**Task to carry out**
From the first line to the last, output the material exactly.

**Records supplied**
· · · ·

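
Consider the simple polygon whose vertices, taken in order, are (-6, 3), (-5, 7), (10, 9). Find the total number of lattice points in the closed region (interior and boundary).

32

Using the shoelace formula, 2A = |[(-6)·7 − (-5)·3] + [(-5)·9 − 10·7] + [10·3 − (-6)·9]| = 58, so the area is 29.
Along each edge there are gcd(|Δx|,|Δy|)+1 lattice points, so counting each shared vertex once the boundary has gcd(1,4) + gcd(15,2) + gcd(16,6) = 1+1+2 = 4.
Pick's theorem gives I = A − B/2 + 1 = 29 − 4/2 + 1 = 28, so the closed region contains I + B = 28 + 4 = 32 lattice points.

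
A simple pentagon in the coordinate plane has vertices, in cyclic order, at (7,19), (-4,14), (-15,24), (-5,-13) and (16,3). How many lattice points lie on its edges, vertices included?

The number of boundary lattice points is Σ gcd(|Δx|,|Δy|) = gcd(11,5) + gcd(11,10) + gcd(10,37) + gcd(21,16) + gcd(9,16) = 1+1+1+1+1 = 5.

5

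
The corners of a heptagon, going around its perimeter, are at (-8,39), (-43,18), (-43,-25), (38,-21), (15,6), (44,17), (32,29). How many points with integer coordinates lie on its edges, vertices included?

Summing gcd(|Δx|,|Δy|) over the edges gives the boundary count: gcd(35,21) + gcd(0,43) + gcd(81,4) + gcd(23,27) + gcd(29,11) + gcd(12,12) + gcd(40,10) = 7+43+1+1+1+12+10 = 75.

75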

· · · ·

**Task solution**
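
Consider the simple polygon whose vertices, taken in order, are (-6, 3), (-5, 7), (10, 9). Find the total number of lattice points in the closed region (interior and boundary).

32

Using the shoelace formula, 2A = |[(-6)·7 − (-5)·3] + [(-5)·9 − 10·7] + [10·3 − (-6)·9]| = 58, so the area is 29.
Along each edge there are gcd(|Δx|,|Δy|)+1 lattice points, so counting each shared vertex once the boundary has gcd(1,4) + gcd(15,2) + gcd(16,6) = 1+1+2 = 4.
Pick's theorem gives I = A − B/2 + 1 = 29 − 4/2 + 1 = 28, so the closed region contains I + B = 28 + 4 = 32 lattice points.

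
A simple pentagon in the coordinate plane has vertices, in cyclic order, at (7,19), (-4,14), (-15,24), (-5,-13) and (16,3). How many lattice points lie on its edges, vertices included?

The number of boundary lattice points is Σ gcd(|Δx|,|Δy|) = gcd(11,5) + gcd(11,10) + gcd(10,37) + gcd(21,16) + gcd(9,16) = 1+1+1+1+1 = 5.

5

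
The corners of a heptagon, going around its perimeter, are at (-8,39), (-43,18), (-43,-25), (38,-21), (15,6), (44,17), (32,29). How many points with integer coordinates lie on its edges, vertices included?

Summing gcd(|Δx|,|Δy|) over the edges gives the boundary count: gcd(35,21) + gcd(0,43) + gcd(81,4) + gcd(23,27) + gcd(29,11) + gcd(12,12) + gcd(40,10) = 7+43+1+1+1+12+10 = 75.

75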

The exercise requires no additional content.